WHAT TO PRODUCE:
Wherever "gate" appears in the records below, copy the line that holds it.

RECORDS FOR THIS EXERCISE:
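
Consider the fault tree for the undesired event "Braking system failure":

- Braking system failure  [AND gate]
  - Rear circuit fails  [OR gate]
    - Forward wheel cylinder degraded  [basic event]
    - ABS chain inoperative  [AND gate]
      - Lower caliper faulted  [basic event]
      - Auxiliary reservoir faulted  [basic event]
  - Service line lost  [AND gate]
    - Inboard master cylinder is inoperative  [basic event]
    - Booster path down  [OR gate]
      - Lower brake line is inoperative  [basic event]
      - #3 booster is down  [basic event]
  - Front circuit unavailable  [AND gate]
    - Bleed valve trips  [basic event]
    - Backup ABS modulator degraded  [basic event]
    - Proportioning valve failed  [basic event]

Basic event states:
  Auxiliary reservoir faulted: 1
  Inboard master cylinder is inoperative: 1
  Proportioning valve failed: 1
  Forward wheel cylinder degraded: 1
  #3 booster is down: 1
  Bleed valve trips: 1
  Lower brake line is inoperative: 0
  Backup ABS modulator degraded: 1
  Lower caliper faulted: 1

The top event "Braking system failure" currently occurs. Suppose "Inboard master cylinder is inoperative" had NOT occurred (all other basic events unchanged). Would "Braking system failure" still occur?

Counterfactual: set "Inboard master cylinder is inoperative" to not occurred.
ABS chain inoperative [AND]: Lower caliper faulted=occurs, Auxiliary reservoir faulted=occurs → all inputs occur → occurs.
Rear circuit fails [OR]: Forward wheel cylinder degraded=occurs, ABS chain inoperative=occurs → at least one input occurs → occurs.
Booster path down [OR]: Lower brake line is inoperative=not, #3 booster is down=occurs → at least one input occurs → occurs.
Service line lost [AND]: Inboard master cylinder is inoperative=not, Booster path down=occurs → not all inputs occur → does not occur.
Front circuit unavailable [AND]: Bleed valve trips=occurs, Backup ABS modulator degraded=occurs, Proportioning valve failed=occurs → all inputs occur → occurs.
Braking system failure [AND]: Rear circuit fails=occurs, Service line lost=not, Front circuit unavailable=occurs → not all inputs occur → does not occur.

No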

REPLY TO THE EXERCISE:
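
- Braking system failure  [AND gate]
  - Rear circuit fails  [OR gate]
    - ABS chain inoperative  [AND gate]
  - Service line lost  [AND gate]
    - Booster path down  [OR gate]
  - Front circuit unavailable  [AND gate]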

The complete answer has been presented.